SOURCE INFORMATION START

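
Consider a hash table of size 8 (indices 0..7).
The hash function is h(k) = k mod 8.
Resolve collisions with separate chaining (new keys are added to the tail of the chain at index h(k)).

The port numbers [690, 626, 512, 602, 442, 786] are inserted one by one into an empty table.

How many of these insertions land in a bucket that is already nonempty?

4

690 -> bucket 2
626 -> bucket 2 (collision)
512 -> bucket 0
602 -> bucket 2 (collision)
442 -> bucket 2 (collision)
786 -> bucket 2 (collision)
Final buckets:
0: 512
1: —
2: 690 -> 626 -> 602 -> 442 -> 786
3: —
4: —
5: —
6: —
7: —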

SOURCE INFORMATION END

EXERCISE AIM: Please reproduce the entire listing, exactly as shown.

RESPONSE AREA:
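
Consider a hash table of size 8 (indices 0..7).
The hash function is h(k) = k mod 8.
Resolve collisions with separate chaining (new keys are added to the tail of the chain at index h(k)).

The port numbers [690, 626, 512, 602, 442, 786] are inserted one by one into an empty table.

How many of these insertions land in a bucket that is already nonempty?

4

690 -> bucket 2
626 -> bucket 2 (collision)
512 -> bucket 0
602 -> bucket 2 (collision)
442 -> bucket 2 (collision)
786 -> bucket 2 (collision)
Final buckets:
0: 512
1: —
2: 690 -> 626 -> 602 -> 442 -> 786
3: —
4: —
5: —
6: —
7: —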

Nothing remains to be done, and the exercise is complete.